▶ _Exercise brief_:
Copy the lines below, beginning with the one that contains "An asset is" and continuing through the final line, exactly as written and with no other lines.

▶ _Task input_:
□ □ □ □ □ □ □

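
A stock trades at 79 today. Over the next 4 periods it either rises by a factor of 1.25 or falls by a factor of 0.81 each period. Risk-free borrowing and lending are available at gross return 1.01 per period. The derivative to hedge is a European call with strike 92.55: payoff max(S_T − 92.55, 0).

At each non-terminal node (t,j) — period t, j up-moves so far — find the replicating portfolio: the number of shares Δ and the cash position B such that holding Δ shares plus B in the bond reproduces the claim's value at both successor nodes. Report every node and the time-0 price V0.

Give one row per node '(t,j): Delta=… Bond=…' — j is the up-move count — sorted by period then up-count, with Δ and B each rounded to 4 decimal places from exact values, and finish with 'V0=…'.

Since d<R<u, set p* = (R−d)/(u−d) = 0.4545; price each node as the discounted p*-expectation of its children.
Terminal values V(4,·): V(4,0)=0.0000, V(4,1)=0.0000, V(4,2)=0.0000, V(4,3)=32.4305, V(4,4)=100.3211
  t=3,j=0: stock 41.9838 → up 52.4798 (V=0.0000), down 34.0069 (V=0.0000). Price 0.0000; hedge Δ=0.0000, bond B=0.0000.
  t=3,j=1: stock 64.7899 → up 80.9873 (V=0.0000), down 52.4798 (V=0.0000). Price 0.0000; hedge Δ=0.0000, bond B=0.0000.
  t=3,j=2: stock 99.9844 → up 124.9805 (V=32.4305), down 80.9873 (V=0.0000). Price 14.5952; hedge Δ=0.7372, bond B=-59.1104.
  t=3,j=3: stock 154.2969 → up 192.8711 (V=100.3211), down 124.9805 (V=32.4305). Price 62.6632; hedge Δ=1.0000, bond B=-91.6337.
  t=2,j=0: stock 51.8319 → up 64.7899 (V=0.0000), down 41.9838 (V=0.0000). Price 0.0000; hedge Δ=0.0000, bond B=0.0000.
  t=2,j=1: stock 79.9875 → up 99.9844 (V=14.5952), down 64.7899 (V=0.0000). Price 6.5685; hedge Δ=0.4147, bond B=-26.6024.
  t=2,j=2: stock 123.4375 → up 154.2969 (V=62.6632), down 99.9844 (V=14.5952). Price 36.0834; hedge Δ=0.8850, bond B=-73.1621.
  t=1,j=0: stock 63.9900 → up 79.9875 (V=6.5685), down 51.8319 (V=0.0000). Price 2.9561; hedge Δ=0.2333, bond B=-11.9723.
  t=1,j=1: stock 98.7500 → up 123.4375 (V=36.0834), down 79.9875 (V=6.5685). Price 19.7865; hedge Δ=0.6793, bond B=-47.2929.
  t=0,j=0: stock 79.0000 → up 98.7500 (V=19.7865), down 63.9900 (V=2.9561). Price 10.5013; hedge Δ=0.4842, bond B=-27.7496.
Root portfolio cost Δ·79+B reproduces V0=10.5013.

(0,0): Delta=0.4842 Bond=-27.7496
(1,0): Delta=0.2333 Bond=-11.9723
(1,1): Delta=0.6793 Bond=-47.2929
(2,0): Delta=0.0000 Bond=0.0000
(2,1): Delta=0.4147 Bond=-26.6024
(2,2): Delta=0.8850 Bond=-73.1621
(3,0): Delta=0.0000 Bond=0.0000
(3,1): Delta=0.0000 Bond=0.0000
(3,2): Delta=0.7372 Bond=-59.1104
(3,3): Delta=1.0000 Bond=-91.6337
V0=10.5013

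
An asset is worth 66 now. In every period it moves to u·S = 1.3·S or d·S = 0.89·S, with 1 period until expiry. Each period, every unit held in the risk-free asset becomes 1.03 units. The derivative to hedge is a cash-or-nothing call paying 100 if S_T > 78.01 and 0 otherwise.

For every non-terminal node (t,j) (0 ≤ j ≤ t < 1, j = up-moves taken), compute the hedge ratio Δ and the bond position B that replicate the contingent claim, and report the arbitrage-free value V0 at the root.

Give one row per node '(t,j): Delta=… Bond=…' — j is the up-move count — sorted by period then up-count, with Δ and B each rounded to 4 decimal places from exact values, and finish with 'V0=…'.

Risk-neutral probability p* = (R−d)/(u−d) = (1.03−0.89)/(1.3−0.89) = 0.3415.
Terminal payoffs: V(1,0)=0.0000, V(1,1)=100.0000
Node (0,0) S=66.0000: V=(p*·100.0000+(1−p*)·0.0000)/1.03=33.1518; Δ=(100.0000−0.0000)/(85.8000−58.7400)=3.6955; B=V−Δ·S=-210.7507
The time-0 hedge costs 33.1518, which is the no-arbitrage price.

(0,0): Delta=3.6955 Bond=-210.7507
V0=33.1518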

□ □ □ □ □ □ □

▶ _Reply_:
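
An asset is worth 66 now. In every period it moves to u·S = 1.3·S or d·S = 0.89·S, with 1 period until expiry. Each period, every unit held in the risk-free asset becomes 1.03 units. The derivative to hedge is a cash-or-nothing call paying 100 if S_T > 78.01 and 0 otherwise.

For every non-terminal node (t,j) (0 ≤ j ≤ t < 1, j = up-moves taken), compute the hedge ratio Δ and the bond position B that replicate the contingent claim, and report the arbitrage-free value V0 at the root.

Give one row per node '(t,j): Delta=… Bond=…' — j is the up-move count — sorted by period then up-count, with Δ and B each rounded to 4 decimal places from exact values, and finish with 'V0=…'.

Risk-neutral probability p* = (R−d)/(u−d) = (1.03−0.89)/(1.3−0.89) = 0.3415.
Terminal payoffs: V(1,0)=0.0000, V(1,1)=100.0000
Node (0,0) S=66.0000: V=(p*·100.0000+(1−p*)·0.0000)/1.03=33.1518; Δ=(100.0000−0.0000)/(85.8000−58.7400)=3.6955; B=V−Δ·S=-210.7507
The time-0 hedge costs 33.1518, which is the no-arbitrage price.

(0,0): Delta=3.6955 Bond=-210.7507
V0=33.1518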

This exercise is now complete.